In the material below, some lines carry "ORDER". Copy each such line.
(EXTRACTED ENTRIES)
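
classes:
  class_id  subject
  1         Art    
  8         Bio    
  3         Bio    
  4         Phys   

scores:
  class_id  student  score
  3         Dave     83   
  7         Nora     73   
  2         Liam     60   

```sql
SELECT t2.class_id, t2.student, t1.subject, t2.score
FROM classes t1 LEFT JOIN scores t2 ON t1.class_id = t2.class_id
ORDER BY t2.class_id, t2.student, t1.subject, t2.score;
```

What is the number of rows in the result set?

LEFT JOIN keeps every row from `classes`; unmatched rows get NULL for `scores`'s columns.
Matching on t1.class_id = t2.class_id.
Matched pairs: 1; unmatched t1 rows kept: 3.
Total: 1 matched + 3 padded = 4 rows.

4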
(End EXTRACTED ENTRIES)
(EXTRACTED ENTRIES)
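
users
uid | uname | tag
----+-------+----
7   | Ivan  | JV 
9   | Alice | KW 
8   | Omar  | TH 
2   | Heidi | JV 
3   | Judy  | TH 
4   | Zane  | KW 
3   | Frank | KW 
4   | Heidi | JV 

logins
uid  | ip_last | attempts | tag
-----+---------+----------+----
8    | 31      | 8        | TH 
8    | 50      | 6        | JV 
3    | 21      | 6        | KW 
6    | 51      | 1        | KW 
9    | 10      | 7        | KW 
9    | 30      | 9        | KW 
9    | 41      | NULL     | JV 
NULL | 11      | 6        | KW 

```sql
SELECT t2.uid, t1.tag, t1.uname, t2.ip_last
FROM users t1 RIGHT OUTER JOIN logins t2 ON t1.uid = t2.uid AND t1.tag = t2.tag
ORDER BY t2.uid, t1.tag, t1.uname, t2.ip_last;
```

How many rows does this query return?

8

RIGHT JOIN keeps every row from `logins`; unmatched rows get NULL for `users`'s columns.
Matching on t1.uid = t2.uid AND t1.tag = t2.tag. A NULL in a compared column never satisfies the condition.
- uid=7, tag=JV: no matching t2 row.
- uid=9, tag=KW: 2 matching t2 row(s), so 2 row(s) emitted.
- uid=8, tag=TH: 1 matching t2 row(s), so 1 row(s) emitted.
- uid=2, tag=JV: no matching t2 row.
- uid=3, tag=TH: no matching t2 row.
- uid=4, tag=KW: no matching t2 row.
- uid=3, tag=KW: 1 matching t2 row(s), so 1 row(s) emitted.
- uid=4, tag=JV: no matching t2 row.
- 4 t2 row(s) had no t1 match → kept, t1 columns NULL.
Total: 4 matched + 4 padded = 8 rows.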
(End EXTRACTED ENTRIES)
▶ **TASK SOLUTION**:
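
ORDER BY t2.class_id, t2.student, t1.subject, t2.score;
ORDER BY t2.uid, t1.tag, t1.uname, t2.ip_last;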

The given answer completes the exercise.